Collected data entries

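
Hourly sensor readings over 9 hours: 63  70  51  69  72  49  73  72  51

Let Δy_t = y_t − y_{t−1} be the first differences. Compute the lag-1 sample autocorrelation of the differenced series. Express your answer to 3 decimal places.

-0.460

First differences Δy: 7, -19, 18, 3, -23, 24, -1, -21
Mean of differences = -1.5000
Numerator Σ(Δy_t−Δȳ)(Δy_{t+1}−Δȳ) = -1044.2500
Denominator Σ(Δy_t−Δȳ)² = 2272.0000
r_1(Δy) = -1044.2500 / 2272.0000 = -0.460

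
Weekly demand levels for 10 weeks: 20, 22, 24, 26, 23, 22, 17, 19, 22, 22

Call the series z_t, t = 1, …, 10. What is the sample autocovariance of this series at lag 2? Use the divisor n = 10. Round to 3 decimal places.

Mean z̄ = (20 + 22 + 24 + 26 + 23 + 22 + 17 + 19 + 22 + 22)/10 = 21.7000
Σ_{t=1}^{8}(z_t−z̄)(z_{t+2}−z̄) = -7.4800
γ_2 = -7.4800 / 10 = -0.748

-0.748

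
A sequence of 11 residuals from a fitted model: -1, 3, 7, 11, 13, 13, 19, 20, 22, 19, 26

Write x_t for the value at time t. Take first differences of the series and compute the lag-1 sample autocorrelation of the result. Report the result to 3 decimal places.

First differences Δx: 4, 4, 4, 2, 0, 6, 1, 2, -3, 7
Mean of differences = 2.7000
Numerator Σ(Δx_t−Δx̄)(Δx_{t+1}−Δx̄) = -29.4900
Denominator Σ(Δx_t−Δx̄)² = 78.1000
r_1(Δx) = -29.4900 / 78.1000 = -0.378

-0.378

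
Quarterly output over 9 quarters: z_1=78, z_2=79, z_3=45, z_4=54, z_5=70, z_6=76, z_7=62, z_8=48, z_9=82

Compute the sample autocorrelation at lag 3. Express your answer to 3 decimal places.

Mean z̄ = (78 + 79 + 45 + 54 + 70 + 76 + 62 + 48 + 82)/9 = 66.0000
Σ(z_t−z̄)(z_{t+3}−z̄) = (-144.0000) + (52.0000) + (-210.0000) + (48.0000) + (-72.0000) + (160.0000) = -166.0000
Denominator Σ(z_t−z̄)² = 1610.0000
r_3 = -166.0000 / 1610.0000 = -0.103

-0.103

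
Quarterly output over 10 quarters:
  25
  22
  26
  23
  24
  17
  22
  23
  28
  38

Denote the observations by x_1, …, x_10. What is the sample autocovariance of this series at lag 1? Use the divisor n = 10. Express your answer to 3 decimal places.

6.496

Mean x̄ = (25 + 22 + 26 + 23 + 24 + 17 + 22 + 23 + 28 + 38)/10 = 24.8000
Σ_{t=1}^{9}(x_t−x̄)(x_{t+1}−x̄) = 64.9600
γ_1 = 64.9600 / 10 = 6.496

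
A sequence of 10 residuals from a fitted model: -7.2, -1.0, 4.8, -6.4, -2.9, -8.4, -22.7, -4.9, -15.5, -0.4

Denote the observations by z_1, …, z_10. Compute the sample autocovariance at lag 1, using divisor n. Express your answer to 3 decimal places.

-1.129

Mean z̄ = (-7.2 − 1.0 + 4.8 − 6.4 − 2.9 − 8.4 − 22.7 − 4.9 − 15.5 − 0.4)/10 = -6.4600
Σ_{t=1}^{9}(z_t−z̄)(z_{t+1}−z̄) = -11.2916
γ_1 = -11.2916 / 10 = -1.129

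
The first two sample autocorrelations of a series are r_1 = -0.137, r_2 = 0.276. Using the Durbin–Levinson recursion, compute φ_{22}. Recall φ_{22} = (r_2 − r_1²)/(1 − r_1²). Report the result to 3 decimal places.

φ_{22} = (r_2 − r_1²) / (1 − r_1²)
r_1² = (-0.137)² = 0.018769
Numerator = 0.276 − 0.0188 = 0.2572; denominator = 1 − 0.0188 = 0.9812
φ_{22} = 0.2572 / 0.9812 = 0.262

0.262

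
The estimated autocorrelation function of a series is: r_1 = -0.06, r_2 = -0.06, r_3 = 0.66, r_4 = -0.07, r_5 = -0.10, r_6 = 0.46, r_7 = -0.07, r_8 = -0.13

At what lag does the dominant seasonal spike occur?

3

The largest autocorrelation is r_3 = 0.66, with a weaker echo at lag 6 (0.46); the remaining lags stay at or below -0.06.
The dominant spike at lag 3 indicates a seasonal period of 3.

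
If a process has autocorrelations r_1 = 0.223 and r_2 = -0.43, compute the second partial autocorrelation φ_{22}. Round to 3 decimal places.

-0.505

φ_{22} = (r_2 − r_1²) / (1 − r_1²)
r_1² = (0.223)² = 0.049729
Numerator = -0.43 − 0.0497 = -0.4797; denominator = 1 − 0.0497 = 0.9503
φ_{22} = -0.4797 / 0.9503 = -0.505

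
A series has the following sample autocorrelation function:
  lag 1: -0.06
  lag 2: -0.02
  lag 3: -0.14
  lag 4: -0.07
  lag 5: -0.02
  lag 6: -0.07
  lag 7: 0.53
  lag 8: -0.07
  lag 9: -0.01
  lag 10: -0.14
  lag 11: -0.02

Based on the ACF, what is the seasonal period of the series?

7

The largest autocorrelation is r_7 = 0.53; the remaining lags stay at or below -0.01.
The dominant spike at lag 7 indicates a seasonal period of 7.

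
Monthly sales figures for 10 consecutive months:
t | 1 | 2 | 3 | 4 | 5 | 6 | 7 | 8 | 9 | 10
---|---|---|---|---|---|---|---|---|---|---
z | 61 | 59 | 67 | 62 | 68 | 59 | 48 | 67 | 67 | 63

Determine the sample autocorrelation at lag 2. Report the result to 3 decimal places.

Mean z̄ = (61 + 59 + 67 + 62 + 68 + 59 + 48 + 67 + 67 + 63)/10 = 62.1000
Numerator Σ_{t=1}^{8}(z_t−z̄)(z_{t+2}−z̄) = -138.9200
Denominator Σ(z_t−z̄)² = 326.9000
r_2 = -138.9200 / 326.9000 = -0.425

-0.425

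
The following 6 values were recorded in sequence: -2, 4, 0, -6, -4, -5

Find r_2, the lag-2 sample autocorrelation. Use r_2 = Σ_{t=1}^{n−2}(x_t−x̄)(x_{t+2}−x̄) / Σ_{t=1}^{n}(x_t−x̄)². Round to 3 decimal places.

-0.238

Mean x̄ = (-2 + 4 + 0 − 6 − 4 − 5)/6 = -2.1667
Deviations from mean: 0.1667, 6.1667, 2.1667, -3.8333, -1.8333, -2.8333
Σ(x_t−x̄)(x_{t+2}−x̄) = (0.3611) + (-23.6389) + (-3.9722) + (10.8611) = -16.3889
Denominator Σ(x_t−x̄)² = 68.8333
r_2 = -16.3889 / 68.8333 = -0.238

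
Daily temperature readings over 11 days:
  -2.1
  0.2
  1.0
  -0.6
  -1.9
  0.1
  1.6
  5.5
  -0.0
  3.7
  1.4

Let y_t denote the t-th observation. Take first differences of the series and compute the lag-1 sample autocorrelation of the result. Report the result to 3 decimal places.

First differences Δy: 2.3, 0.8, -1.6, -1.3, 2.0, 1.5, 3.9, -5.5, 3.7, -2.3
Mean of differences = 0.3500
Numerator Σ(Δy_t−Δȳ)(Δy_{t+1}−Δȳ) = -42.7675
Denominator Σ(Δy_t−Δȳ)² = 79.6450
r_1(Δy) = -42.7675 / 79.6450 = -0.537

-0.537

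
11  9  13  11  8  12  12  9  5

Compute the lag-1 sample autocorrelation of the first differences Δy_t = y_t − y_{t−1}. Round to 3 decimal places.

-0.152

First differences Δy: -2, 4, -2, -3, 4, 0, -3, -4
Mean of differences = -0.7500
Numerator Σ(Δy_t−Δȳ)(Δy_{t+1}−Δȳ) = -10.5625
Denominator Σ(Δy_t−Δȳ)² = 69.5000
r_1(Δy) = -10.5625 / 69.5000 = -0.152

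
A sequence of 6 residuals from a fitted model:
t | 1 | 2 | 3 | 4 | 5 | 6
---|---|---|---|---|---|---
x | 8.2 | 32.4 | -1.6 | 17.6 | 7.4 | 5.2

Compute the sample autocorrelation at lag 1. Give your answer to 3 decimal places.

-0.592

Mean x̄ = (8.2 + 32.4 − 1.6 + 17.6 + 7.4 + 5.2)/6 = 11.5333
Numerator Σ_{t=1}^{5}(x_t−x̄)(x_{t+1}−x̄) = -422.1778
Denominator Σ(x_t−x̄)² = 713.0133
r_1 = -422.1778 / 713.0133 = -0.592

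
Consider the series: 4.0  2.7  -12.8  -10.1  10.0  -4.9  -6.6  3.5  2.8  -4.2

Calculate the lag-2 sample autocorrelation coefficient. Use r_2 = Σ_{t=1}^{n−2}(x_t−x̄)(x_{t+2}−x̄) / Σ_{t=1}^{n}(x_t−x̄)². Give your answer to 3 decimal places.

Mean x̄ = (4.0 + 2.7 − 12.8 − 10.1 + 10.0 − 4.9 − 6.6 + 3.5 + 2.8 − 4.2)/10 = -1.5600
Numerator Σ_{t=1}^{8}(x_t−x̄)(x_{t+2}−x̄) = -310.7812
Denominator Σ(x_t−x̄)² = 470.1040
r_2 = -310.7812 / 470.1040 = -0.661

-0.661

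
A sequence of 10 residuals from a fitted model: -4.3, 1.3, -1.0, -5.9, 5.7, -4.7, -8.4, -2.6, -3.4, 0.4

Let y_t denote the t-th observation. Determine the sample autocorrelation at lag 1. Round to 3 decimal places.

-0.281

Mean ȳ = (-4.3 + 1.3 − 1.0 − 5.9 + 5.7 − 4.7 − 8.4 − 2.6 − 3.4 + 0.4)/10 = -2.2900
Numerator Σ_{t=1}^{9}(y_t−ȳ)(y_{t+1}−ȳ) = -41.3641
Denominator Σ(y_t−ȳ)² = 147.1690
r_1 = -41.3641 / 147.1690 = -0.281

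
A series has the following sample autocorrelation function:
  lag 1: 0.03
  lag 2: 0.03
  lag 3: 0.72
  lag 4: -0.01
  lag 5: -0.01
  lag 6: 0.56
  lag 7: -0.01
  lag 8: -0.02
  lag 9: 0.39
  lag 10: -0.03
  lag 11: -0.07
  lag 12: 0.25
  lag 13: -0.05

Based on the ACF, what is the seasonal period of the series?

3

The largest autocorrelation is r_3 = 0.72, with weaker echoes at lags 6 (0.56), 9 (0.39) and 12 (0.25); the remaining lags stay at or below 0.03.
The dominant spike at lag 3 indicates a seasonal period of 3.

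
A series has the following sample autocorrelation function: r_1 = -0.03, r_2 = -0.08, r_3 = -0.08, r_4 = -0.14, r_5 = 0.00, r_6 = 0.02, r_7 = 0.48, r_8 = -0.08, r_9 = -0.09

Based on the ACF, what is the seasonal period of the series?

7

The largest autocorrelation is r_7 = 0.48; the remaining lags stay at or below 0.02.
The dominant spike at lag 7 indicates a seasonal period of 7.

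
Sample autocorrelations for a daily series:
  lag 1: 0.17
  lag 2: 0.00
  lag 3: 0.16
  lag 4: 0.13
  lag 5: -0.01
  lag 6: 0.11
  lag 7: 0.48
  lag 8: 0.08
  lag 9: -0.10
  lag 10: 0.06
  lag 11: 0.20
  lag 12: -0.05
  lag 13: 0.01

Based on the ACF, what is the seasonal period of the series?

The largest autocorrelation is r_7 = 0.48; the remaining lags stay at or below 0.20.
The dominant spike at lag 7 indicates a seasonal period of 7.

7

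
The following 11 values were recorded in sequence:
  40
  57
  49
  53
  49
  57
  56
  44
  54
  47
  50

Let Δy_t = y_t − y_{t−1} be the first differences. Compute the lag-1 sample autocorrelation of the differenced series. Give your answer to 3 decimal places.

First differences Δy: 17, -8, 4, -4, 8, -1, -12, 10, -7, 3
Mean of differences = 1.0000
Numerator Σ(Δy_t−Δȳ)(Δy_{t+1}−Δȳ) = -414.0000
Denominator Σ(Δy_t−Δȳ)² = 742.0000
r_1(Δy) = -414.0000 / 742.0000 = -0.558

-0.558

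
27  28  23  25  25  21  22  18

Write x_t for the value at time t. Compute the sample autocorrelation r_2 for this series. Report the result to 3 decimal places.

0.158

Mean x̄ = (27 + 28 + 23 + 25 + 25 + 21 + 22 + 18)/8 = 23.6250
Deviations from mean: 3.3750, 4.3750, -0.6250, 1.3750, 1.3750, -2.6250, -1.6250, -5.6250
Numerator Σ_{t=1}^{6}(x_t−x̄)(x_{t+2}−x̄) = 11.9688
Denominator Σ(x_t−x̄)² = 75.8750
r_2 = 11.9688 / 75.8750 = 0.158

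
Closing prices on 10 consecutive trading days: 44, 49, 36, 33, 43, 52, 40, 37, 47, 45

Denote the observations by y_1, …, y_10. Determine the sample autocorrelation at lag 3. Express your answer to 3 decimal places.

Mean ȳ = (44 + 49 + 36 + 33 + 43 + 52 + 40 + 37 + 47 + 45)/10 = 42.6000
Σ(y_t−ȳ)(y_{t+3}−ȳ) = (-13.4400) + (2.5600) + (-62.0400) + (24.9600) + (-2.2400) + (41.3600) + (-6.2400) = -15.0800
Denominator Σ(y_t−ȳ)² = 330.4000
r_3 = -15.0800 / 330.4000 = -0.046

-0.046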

▶ **PROBLEM DETAILS**: For the word "values", state how many lines of the entries contain it, with nothing else.

▶ **PROBLEM SOLUTION**: 2